To do | The entire listing below must be written out word for word.

---- Given entries

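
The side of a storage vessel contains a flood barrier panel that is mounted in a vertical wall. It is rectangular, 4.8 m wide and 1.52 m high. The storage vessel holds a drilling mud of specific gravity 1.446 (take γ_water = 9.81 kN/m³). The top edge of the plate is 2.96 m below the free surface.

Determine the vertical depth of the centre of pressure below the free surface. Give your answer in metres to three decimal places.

h_p = 3.772 m

γ = 1.446 × 9.81 = 14.18526 kN/m³.
The centroid lies 1.52/2 = 0.76 m below the top edge, so the centroid depth is h_c = 2.96 + 0.76 = 3.72 m.
A = 4.8 × 1.52 = 7.296 m².
Resultant F = γ·h_c·A = 14.18526 × 3.72 × 7.296 = 385.004 kN.
I_c = b·h³/12 = 4.8 × 1.52³/12 = 1.40472 m⁴.
Centre of pressure: y_p = y_c + I_c/(y_c·A) = 3.72 + 1.40472/(3.72 × 7.296) = 3.72 + 0.0517562 = 3.77176 m along the plane.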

--------

Exercise output |
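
The side of a storage vessel contains a flood barrier panel that is mounted in a vertical wall. It is rectangular, 4.8 m wide and 1.52 m high. The storage vessel holds a drilling mud of specific gravity 1.446 (take γ_water = 9.81 kN/m³). The top edge of the plate is 2.96 m below the free surface.

Determine the vertical depth of the centre of pressure below the free surface. Give your answer in metres to three decimal places.

h_p = 3.772 m

γ = 1.446 × 9.81 = 14.18526 kN/m³.
The centroid lies 1.52/2 = 0.76 m below the top edge, so the centroid depth is h_c = 2.96 + 0.76 = 3.72 m.
A = 4.8 × 1.52 = 7.296 m².
Resultant F = γ·h_c·A = 14.18526 × 3.72 × 7.296 = 385.004 kN.
I_c = b·h³/12 = 4.8 × 1.52³/12 = 1.40472 m⁴.
Centre of pressure: y_p = y_c + I_c/(y_c·A) = 3.72 + 1.40472/(3.72 × 7.296) = 3.72 + 0.0517562 = 3.77176 m along the plane.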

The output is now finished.